***** DATA

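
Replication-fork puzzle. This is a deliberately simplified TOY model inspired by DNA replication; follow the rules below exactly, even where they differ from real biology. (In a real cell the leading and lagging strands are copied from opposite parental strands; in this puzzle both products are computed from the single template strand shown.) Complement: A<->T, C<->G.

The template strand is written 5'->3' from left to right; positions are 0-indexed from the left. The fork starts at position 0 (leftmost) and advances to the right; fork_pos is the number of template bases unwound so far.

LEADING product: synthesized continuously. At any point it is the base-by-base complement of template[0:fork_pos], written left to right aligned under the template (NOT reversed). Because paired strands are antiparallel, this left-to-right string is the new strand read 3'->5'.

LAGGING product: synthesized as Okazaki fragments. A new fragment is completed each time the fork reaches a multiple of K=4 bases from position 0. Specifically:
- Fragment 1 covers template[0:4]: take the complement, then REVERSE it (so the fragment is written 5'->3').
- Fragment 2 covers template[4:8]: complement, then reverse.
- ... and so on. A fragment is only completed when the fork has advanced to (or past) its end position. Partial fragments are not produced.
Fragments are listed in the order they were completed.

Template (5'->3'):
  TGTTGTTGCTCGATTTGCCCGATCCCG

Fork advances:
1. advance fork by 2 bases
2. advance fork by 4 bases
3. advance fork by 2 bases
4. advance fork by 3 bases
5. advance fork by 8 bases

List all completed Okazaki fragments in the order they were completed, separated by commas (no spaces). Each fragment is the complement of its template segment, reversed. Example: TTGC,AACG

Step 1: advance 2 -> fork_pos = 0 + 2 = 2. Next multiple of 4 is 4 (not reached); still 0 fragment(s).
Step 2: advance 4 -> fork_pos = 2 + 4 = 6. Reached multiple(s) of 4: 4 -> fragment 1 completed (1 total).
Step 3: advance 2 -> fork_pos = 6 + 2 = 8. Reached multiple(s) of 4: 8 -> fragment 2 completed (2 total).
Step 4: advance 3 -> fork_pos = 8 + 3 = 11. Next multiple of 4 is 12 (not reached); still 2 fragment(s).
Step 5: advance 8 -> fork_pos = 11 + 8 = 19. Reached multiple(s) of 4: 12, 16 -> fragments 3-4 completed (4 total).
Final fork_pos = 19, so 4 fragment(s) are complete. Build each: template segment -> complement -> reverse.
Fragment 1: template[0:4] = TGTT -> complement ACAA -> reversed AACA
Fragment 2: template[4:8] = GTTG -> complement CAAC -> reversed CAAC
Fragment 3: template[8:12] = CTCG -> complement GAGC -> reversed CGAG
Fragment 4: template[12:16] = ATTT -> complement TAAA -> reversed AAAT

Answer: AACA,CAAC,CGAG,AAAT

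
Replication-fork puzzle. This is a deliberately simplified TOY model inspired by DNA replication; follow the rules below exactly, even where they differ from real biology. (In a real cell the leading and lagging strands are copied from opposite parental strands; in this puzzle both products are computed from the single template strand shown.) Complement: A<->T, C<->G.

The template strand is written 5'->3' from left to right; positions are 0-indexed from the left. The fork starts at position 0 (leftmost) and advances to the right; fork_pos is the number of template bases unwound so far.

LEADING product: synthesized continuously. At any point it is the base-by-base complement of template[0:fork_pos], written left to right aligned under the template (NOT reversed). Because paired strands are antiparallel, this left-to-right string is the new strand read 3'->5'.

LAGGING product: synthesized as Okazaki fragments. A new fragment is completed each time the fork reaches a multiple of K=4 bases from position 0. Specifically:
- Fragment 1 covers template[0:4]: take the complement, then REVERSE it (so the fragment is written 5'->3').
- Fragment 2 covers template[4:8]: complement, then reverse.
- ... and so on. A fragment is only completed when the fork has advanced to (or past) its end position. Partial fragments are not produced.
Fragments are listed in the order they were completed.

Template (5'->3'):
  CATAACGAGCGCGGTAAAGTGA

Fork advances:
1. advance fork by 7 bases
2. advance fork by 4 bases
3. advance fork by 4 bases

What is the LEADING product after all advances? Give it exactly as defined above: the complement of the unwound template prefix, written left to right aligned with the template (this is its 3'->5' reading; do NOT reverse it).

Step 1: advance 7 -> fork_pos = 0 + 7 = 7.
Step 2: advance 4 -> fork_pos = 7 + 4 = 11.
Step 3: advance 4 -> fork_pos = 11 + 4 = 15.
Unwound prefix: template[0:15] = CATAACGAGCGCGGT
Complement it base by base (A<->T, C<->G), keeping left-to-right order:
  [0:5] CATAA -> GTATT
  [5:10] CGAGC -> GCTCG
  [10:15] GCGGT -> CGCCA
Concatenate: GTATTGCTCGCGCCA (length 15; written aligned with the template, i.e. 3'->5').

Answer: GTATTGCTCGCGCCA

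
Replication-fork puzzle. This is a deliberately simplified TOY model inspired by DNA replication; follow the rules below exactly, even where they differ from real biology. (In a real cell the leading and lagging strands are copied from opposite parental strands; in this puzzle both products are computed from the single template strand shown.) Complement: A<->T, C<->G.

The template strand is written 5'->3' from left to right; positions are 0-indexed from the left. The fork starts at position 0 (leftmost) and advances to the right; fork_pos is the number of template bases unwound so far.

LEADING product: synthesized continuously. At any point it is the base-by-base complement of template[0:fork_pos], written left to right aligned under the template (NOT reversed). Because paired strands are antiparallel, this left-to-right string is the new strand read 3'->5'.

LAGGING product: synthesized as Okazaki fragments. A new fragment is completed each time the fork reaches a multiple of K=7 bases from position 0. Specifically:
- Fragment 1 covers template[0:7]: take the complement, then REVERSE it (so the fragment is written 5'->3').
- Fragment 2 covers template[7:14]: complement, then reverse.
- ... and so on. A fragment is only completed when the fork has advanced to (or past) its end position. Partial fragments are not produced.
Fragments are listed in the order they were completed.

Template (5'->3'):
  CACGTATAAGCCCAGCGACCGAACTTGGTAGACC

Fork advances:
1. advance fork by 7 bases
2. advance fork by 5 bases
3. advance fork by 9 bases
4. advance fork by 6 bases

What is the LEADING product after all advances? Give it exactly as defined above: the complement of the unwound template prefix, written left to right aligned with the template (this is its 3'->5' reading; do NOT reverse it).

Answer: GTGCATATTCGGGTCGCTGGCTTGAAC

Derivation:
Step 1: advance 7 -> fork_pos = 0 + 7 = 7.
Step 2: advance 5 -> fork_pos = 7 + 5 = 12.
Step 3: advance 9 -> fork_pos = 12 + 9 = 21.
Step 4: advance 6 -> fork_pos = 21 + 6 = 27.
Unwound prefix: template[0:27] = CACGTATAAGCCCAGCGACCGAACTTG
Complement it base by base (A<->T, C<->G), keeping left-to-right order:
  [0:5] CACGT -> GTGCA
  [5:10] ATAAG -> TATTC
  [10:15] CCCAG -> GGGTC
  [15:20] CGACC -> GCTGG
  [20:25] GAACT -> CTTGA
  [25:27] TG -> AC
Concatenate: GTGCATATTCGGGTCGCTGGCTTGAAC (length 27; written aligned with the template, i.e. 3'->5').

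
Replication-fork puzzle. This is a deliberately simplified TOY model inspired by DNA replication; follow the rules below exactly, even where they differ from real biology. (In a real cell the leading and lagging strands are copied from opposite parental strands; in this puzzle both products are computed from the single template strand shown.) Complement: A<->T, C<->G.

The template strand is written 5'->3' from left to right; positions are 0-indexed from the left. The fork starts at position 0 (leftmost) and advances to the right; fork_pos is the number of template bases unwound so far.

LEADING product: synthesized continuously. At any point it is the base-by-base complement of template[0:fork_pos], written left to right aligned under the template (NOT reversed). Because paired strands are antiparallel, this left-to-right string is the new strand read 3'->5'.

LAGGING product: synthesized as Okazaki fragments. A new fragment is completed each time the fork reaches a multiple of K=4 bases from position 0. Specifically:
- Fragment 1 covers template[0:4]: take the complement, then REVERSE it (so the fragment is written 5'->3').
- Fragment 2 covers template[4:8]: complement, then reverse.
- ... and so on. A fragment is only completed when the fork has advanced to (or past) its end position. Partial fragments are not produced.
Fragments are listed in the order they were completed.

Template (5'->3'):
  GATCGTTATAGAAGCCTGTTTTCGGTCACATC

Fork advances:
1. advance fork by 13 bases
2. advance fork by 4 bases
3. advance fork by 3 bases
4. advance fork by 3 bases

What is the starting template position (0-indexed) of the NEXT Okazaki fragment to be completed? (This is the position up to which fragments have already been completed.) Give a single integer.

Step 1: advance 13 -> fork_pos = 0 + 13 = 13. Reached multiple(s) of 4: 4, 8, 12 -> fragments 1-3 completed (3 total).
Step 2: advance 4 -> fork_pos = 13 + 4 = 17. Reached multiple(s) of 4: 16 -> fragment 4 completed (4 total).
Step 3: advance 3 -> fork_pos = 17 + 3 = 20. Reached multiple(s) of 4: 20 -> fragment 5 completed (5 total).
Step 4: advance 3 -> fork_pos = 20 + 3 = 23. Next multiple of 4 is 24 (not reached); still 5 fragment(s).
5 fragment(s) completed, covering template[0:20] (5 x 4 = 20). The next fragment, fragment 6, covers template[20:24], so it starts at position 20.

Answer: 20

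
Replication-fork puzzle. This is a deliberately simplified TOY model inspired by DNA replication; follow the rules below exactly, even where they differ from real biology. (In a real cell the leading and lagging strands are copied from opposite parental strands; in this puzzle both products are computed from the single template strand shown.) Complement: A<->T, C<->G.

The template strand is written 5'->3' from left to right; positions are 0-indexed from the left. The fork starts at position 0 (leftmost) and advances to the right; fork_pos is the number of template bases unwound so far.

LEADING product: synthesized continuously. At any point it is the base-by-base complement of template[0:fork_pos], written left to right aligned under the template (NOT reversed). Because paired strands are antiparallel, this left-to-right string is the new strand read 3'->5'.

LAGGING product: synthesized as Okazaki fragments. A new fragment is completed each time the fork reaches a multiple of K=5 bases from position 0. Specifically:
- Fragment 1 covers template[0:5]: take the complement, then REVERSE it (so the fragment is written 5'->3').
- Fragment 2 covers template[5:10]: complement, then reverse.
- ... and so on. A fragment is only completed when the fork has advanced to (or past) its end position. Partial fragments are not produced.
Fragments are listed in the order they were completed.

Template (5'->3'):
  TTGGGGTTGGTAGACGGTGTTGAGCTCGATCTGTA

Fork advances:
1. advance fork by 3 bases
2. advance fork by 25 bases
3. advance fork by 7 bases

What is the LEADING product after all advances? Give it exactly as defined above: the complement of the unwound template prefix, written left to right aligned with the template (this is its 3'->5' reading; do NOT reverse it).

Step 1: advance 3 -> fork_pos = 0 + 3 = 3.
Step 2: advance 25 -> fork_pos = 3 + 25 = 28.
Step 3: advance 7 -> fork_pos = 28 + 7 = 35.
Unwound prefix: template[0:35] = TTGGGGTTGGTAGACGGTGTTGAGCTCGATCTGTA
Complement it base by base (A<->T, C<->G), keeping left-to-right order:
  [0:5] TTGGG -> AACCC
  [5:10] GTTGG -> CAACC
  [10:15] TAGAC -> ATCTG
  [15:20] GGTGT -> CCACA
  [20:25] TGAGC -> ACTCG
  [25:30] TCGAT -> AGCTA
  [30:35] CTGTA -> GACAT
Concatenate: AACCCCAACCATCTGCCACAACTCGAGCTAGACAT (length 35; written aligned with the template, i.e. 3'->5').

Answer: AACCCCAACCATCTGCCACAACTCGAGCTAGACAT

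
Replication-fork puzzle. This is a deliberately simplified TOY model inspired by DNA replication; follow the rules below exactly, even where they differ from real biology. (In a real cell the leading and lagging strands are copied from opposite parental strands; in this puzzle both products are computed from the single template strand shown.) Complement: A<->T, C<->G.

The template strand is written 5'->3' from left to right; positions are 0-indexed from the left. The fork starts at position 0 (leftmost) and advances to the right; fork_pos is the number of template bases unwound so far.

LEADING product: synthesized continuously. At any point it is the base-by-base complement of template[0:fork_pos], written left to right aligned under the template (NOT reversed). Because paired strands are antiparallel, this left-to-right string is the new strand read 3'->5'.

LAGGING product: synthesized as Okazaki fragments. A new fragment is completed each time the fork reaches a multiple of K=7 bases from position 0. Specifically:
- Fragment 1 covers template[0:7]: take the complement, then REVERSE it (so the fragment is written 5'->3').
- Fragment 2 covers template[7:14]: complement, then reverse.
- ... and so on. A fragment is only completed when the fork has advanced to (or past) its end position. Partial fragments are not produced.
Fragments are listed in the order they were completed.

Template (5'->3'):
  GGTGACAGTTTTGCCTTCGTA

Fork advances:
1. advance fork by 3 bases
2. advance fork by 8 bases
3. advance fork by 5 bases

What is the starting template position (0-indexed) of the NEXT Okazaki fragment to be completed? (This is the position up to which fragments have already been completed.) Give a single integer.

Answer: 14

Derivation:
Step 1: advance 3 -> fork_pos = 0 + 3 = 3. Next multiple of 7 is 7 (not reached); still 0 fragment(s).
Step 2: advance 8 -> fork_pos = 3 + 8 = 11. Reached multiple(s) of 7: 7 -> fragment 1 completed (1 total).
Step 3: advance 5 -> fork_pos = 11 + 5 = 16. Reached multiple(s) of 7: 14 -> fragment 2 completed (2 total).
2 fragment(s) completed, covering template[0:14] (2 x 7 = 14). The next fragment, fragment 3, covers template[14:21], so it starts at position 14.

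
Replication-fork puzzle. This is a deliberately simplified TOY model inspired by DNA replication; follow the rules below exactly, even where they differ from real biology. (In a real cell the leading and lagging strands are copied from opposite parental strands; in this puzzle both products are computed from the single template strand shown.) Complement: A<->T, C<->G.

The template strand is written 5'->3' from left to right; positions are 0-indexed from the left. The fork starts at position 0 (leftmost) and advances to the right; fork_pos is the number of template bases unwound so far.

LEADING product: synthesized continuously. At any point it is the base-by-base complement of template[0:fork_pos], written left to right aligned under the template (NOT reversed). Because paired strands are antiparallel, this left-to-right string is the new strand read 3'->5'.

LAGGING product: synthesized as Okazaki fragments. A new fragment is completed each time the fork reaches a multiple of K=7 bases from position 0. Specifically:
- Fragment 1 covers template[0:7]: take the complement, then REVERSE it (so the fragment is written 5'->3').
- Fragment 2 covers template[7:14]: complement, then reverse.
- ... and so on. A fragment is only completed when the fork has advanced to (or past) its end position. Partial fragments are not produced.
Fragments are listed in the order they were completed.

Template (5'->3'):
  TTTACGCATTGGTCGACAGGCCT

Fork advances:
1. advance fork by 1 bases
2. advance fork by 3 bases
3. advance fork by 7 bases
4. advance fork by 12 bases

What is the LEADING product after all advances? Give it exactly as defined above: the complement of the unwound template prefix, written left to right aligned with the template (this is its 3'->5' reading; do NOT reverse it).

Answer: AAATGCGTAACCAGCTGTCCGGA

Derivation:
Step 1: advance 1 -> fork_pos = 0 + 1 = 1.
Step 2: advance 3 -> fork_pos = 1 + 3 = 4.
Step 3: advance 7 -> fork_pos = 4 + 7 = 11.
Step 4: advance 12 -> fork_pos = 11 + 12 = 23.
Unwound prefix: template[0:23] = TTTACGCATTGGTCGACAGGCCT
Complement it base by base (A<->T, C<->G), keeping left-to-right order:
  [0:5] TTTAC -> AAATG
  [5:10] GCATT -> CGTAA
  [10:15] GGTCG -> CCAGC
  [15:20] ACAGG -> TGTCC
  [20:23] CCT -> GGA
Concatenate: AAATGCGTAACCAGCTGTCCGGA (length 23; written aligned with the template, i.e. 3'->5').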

**********

### WORK REQUIRED
In your reply, restate exactly the lines from the start of the records above through the line holding "5. advance fork by 8 bases", including both, and nothing else.

### FINISHED EXERCISE
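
Replication-fork puzzle. This is a deliberately simplified TOY model inspired by DNA replication; follow the rules below exactly, even where they differ from real biology. (In a real cell the leading and lagging strands are copied from opposite parental strands; in this puzzle both products are computed from the single template strand shown.) Complement: A<->T, C<->G.

The template strand is written 5'->3' from left to right; positions are 0-indexed from the left. The fork starts at position 0 (leftmost) and advances to the right; fork_pos is the number of template bases unwound so far.

LEADING product: synthesized continuously. At any point it is the base-by-base complement of template[0:fork_pos], written left to right aligned under the template (NOT reversed). Because paired strands are antiparallel, this left-to-right string is the new strand read 3'->5'.

LAGGING product: synthesized as Okazaki fragments. A new fragment is completed each time the fork reaches a multiple of K=4 bases from position 0. Specifically:
- Fragment 1 covers template[0:4]: take the complement, then REVERSE it (so the fragment is written 5'->3').
- Fragment 2 covers template[4:8]: complement, then reverse.
- ... and so on. A fragment is only completed when the fork has advanced to (or past) its end position. Partial fragments are not produced.
Fragments are listed in the order they were completed.

Template (5'->3'):
  TGTTGTTGCTCGATTTGCCCGATCCCG

Fork advances:
1. advance fork by 2 bases
2. advance fork by 4 bases
3. advance fork by 2 bases
4. advance fork by 3 bases
5. advance fork by 8 bases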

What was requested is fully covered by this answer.